◆ PROBLEM ◆
An unaltered copy of every line below is the expected output.

———

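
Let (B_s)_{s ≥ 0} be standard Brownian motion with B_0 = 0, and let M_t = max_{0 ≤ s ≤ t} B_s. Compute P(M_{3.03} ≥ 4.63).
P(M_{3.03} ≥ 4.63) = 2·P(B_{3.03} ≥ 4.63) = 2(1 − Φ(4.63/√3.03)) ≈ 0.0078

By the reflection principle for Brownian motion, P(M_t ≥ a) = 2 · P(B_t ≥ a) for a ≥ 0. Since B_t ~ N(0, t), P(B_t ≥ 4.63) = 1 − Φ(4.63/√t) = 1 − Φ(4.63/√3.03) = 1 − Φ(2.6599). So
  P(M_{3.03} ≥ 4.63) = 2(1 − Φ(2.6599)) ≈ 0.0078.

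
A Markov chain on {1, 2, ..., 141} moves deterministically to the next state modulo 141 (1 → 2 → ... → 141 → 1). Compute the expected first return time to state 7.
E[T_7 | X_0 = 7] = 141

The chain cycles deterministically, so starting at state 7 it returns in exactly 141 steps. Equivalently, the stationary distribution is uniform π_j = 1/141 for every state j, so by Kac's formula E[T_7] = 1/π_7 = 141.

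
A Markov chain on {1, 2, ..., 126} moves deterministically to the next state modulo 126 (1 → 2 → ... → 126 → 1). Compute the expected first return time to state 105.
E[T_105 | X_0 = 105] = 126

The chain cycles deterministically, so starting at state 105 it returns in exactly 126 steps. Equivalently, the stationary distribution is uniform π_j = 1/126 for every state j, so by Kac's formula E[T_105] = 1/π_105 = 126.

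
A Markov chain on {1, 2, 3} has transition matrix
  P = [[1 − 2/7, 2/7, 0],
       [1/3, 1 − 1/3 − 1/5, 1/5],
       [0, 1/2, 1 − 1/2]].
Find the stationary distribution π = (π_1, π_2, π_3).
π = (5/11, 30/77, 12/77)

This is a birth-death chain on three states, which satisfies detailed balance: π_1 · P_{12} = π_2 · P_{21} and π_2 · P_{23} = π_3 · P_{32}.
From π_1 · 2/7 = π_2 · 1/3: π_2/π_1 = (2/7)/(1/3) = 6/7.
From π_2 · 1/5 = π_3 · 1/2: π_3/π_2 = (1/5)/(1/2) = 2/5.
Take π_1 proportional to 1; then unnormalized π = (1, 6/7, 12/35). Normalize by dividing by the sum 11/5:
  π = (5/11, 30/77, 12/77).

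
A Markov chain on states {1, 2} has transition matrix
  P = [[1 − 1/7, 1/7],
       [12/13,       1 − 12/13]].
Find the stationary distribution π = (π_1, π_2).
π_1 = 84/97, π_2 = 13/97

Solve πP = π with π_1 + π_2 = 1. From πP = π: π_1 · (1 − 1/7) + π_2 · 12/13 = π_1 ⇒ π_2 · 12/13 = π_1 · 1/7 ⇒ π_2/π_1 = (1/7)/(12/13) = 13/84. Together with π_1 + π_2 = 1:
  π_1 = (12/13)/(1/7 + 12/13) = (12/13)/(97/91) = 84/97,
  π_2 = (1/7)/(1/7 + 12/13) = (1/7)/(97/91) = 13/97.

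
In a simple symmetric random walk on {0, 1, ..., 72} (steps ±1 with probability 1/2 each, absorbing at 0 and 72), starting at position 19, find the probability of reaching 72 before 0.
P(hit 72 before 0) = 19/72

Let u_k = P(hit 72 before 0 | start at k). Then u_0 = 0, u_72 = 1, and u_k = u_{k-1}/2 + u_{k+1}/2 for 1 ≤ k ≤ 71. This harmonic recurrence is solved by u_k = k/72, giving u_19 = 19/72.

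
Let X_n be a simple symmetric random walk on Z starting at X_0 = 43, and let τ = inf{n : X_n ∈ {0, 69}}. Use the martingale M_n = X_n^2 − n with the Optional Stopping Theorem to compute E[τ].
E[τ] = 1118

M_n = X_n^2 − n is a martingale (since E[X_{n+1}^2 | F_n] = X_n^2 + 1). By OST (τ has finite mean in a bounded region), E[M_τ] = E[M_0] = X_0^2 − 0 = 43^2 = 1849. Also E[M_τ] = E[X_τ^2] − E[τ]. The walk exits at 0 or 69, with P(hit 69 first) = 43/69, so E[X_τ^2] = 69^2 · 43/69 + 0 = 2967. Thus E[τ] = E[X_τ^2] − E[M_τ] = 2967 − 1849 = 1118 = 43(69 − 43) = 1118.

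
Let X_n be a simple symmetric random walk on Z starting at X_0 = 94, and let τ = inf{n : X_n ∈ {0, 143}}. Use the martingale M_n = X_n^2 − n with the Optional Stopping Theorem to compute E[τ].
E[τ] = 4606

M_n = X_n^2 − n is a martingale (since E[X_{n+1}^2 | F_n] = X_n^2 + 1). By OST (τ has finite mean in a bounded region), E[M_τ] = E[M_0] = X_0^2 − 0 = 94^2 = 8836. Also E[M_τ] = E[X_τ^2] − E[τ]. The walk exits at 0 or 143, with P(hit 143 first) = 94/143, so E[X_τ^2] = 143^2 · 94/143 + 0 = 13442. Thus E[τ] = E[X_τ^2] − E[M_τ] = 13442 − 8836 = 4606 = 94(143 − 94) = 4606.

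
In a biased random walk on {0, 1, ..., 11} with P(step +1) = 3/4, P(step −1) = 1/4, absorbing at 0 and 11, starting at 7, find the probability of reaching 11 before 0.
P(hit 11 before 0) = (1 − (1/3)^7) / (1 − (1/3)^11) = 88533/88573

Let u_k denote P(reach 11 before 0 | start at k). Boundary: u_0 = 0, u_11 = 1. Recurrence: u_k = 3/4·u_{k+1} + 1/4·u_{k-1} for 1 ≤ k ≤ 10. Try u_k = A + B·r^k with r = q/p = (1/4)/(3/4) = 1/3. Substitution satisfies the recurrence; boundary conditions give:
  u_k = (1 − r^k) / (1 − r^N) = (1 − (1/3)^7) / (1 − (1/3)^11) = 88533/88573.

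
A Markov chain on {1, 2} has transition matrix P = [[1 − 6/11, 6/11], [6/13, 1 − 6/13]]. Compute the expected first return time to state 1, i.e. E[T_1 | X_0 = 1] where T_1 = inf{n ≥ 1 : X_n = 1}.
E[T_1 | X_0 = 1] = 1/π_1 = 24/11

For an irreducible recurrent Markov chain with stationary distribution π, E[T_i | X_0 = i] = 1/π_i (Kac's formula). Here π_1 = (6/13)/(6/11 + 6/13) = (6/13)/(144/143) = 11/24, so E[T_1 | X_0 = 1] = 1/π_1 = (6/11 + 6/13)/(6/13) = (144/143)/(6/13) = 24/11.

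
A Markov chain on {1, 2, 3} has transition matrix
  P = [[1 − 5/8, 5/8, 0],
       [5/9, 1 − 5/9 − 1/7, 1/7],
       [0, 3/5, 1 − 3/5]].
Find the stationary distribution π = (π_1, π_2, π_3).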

———

◆ TASK SOLUTION ◆
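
Let (B_s)_{s ≥ 0} be standard Brownian motion with B_0 = 0, and let M_t = max_{0 ≤ s ≤ t} B_s. Compute P(M_{3.03} ≥ 4.63).
P(M_{3.03} ≥ 4.63) = 2·P(B_{3.03} ≥ 4.63) = 2(1 − Φ(4.63/√3.03)) ≈ 0.0078

By the reflection principle for Brownian motion, P(M_t ≥ a) = 2 · P(B_t ≥ a) for a ≥ 0. Since B_t ~ N(0, t), P(B_t ≥ 4.63) = 1 − Φ(4.63/√t) = 1 − Φ(4.63/√3.03) = 1 − Φ(2.6599). So
  P(M_{3.03} ≥ 4.63) = 2(1 − Φ(2.6599)) ≈ 0.0078.

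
A Markov chain on {1, 2, ..., 141} moves deterministically to the next state modulo 141 (1 → 2 → ... → 141 → 1). Compute the expected first return time to state 7.
E[T_7 | X_0 = 7] = 141

The chain cycles deterministically, so starting at state 7 it returns in exactly 141 steps. Equivalently, the stationary distribution is uniform π_j = 1/141 for every state j, so by Kac's formula E[T_7] = 1/π_7 = 141.

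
A Markov chain on {1, 2, ..., 126} moves deterministically to the next state modulo 126 (1 → 2 → ... → 126 → 1). Compute the expected first return time to state 105.
E[T_105 | X_0 = 105] = 126

The chain cycles deterministically, so starting at state 105 it returns in exactly 126 steps. Equivalently, the stationary distribution is uniform π_j = 1/126 for every state j, so by Kac's formula E[T_105] = 1/π_105 = 126.

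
A Markov chain on {1, 2, 3} has transition matrix
  P = [[1 − 2/7, 2/7, 0],
       [1/3, 1 − 1/3 − 1/5, 1/5],
       [0, 1/2, 1 − 1/2]].
Find the stationary distribution π = (π_1, π_2, π_3).
π = (5/11, 30/77, 12/77)

This is a birth-death chain on three states, which satisfies detailed balance: π_1 · P_{12} = π_2 · P_{21} and π_2 · P_{23} = π_3 · P_{32}.
From π_1 · 2/7 = π_2 · 1/3: π_2/π_1 = (2/7)/(1/3) = 6/7.
From π_2 · 1/5 = π_3 · 1/2: π_3/π_2 = (1/5)/(1/2) = 2/5.
Take π_1 proportional to 1; then unnormalized π = (1, 6/7, 12/35). Normalize by dividing by the sum 11/5:
  π = (5/11, 30/77, 12/77).

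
A Markov chain on states {1, 2} has transition matrix
  P = [[1 − 1/7, 1/7],
       [12/13,       1 − 12/13]].
Find the stationary distribution π = (π_1, π_2).
π_1 = 84/97, π_2 = 13/97

Solve πP = π with π_1 + π_2 = 1. From πP = π: π_1 · (1 − 1/7) + π_2 · 12/13 = π_1 ⇒ π_2 · 12/13 = π_1 · 1/7 ⇒ π_2/π_1 = (1/7)/(12/13) = 13/84. Together with π_1 + π_2 = 1:
  π_1 = (12/13)/(1/7 + 12/13) = (12/13)/(97/91) = 84/97,
  π_2 = (1/7)/(1/7 + 12/13) = (1/7)/(97/91) = 13/97.

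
In a simple symmetric random walk on {0, 1, ..., 72} (steps ±1 with probability 1/2 each, absorbing at 0 and 72), starting at position 19, find the probability of reaching 72 before 0.
P(hit 72 before 0) = 19/72

Let u_k = P(hit 72 before 0 | start at k). Then u_0 = 0, u_72 = 1, and u_k = u_{k-1}/2 + u_{k+1}/2 for 1 ≤ k ≤ 71. This harmonic recurrence is solved by u_k = k/72, giving u_19 = 19/72.

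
Let X_n be a simple symmetric random walk on Z starting at X_0 = 43, and let τ = inf{n : X_n ∈ {0, 69}}. Use the martingale M_n = X_n^2 − n with the Optional Stopping Theorem to compute E[τ].
E[τ] = 1118

M_n = X_n^2 − n is a martingale (since E[X_{n+1}^2 | F_n] = X_n^2 + 1). By OST (τ has finite mean in a bounded region), E[M_τ] = E[M_0] = X_0^2 − 0 = 43^2 = 1849. Also E[M_τ] = E[X_τ^2] − E[τ]. The walk exits at 0 or 69, with P(hit 69 first) = 43/69, so E[X_τ^2] = 69^2 · 43/69 + 0 = 2967. Thus E[τ] = E[X_τ^2] − E[M_τ] = 2967 − 1849 = 1118 = 43(69 − 43) = 1118.

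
Let X_n be a simple symmetric random walk on Z starting at X_0 = 94, and let τ = inf{n : X_n ∈ {0, 143}}. Use the martingale M_n = X_n^2 − n with the Optional Stopping Theorem to compute E[τ].
E[τ] = 4606

M_n = X_n^2 − n is a martingale (since E[X_{n+1}^2 | F_n] = X_n^2 + 1). By OST (τ has finite mean in a bounded region), E[M_τ] = E[M_0] = X_0^2 − 0 = 94^2 = 8836. Also E[M_τ] = E[X_τ^2] − E[τ]. The walk exits at 0 or 143, with P(hit 143 first) = 94/143, so E[X_τ^2] = 143^2 · 94/143 + 0 = 13442. Thus E[τ] = E[X_τ^2] − E[M_τ] = 13442 − 8836 = 4606 = 94(143 − 94) = 4606.

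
In a biased random walk on {0, 1, ..., 11} with P(step +1) = 3/4, P(step −1) = 1/4, absorbing at 0 and 11, starting at 7, find the probability of reaching 11 before 0.
P(hit 11 before 0) = (1 − (1/3)^7) / (1 − (1/3)^11) = 88533/88573

Let u_k denote P(reach 11 before 0 | start at k). Boundary: u_0 = 0, u_11 = 1. Recurrence: u_k = 3/4·u_{k+1} + 1/4·u_{k-1} for 1 ≤ k ≤ 10. Try u_k = A + B·r^k with r = q/p = (1/4)/(3/4) = 1/3. Substitution satisfies the recurrence; boundary conditions give:
  u_k = (1 − r^k) / (1 − r^N) = (1 − (1/3)^7) / (1 − (1/3)^11) = 88533/88573.

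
A Markov chain on {1, 2} has transition matrix P = [[1 − 6/11, 6/11], [6/13, 1 − 6/13]]. Compute the expected first return time to state 1, i.e. E[T_1 | X_0 = 1] where T_1 = inf{n ≥ 1 : X_n = 1}.
E[T_1 | X_0 = 1] = 1/π_1 = 24/11

For an irreducible recurrent Markov chain with stationary distribution π, E[T_i | X_0 = i] = 1/π_i (Kac's formula). Here π_1 = (6/13)/(6/11 + 6/13) = (6/13)/(144/143) = 11/24, so E[T_1 | X_0 = 1] = 1/π_1 = (6/11 + 6/13)/(6/13) = (144/143)/(6/13) = 24/11.

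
A Markov chain on {1, 2, 3} has transition matrix
  P = [[1 − 5/8, 5/8, 0],
       [5/9, 1 − 5/9 − 1/7, 1/7],
       [0, 3/5, 1 − 3/5]].
Find the stationary distribution π = (π_1, π_2, π_3).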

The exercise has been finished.